Look through the material below and copy exactly the lines from the line with "You are on a 6×10 grid (6 rows, 10 columns)." to the line with "There are 4", those two lines included.

|---|

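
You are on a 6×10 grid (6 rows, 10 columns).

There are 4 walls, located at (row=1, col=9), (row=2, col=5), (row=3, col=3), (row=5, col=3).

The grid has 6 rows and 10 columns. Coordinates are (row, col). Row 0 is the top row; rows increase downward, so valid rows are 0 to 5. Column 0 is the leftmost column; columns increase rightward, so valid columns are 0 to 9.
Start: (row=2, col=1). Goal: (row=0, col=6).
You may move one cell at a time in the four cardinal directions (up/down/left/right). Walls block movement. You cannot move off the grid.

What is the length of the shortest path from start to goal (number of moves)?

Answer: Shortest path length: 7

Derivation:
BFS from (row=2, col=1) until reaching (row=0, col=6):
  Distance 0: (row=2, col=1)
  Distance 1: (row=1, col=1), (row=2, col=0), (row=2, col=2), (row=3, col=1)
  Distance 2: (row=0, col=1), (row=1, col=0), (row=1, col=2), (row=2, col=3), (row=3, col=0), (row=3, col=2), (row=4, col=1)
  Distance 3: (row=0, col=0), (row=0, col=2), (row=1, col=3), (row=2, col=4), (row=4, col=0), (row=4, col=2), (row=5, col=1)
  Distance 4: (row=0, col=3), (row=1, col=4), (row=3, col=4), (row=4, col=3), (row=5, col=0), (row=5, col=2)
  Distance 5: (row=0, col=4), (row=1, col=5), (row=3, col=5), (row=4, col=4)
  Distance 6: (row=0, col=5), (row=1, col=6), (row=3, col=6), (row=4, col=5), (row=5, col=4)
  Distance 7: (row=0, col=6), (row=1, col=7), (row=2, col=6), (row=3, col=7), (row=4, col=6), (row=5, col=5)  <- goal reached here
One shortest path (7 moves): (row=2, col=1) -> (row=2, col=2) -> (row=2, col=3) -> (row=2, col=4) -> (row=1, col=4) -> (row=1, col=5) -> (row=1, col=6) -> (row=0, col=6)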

|---|

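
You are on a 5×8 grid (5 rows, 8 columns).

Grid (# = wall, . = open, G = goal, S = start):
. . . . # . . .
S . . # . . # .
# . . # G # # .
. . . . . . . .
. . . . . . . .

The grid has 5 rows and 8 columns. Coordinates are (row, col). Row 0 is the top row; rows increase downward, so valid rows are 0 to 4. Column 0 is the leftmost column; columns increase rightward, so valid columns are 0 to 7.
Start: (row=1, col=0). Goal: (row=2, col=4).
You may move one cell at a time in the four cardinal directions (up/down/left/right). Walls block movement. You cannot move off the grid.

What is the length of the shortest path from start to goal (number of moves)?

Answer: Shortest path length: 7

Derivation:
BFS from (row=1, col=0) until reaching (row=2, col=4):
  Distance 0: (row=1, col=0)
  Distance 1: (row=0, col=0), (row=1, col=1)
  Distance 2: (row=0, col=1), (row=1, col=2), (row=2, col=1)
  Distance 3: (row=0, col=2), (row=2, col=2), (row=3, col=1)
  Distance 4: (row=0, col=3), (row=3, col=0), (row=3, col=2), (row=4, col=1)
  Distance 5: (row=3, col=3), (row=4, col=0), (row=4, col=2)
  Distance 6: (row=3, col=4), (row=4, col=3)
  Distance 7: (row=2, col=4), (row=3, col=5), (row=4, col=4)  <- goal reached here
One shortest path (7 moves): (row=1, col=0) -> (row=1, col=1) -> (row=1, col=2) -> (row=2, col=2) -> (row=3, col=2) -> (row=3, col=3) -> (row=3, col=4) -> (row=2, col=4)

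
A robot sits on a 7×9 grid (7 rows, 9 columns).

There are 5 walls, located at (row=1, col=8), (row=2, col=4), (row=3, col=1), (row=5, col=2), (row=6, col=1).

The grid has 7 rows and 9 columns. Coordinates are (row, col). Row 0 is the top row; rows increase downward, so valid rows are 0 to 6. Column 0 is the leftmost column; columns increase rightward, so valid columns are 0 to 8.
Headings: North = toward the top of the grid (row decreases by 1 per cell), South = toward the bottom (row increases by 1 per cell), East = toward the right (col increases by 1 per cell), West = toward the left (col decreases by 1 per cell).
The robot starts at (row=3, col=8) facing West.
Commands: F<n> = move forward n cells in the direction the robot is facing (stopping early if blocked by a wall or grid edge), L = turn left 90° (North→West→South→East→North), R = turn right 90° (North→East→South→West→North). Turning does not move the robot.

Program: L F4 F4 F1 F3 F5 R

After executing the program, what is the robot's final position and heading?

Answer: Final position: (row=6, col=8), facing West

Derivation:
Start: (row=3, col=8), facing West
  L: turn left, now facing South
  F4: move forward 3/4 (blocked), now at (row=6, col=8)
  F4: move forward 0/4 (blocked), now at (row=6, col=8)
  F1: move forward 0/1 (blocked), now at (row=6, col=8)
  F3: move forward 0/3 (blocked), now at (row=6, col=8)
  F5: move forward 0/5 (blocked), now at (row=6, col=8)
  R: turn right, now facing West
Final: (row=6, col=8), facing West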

|---|

_Problem solution_:
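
You are on a 6×10 grid (6 rows, 10 columns).

There are 4 walls, located at (row=1, col=9), (row=2, col=5), (row=3, col=3), (row=5, col=3).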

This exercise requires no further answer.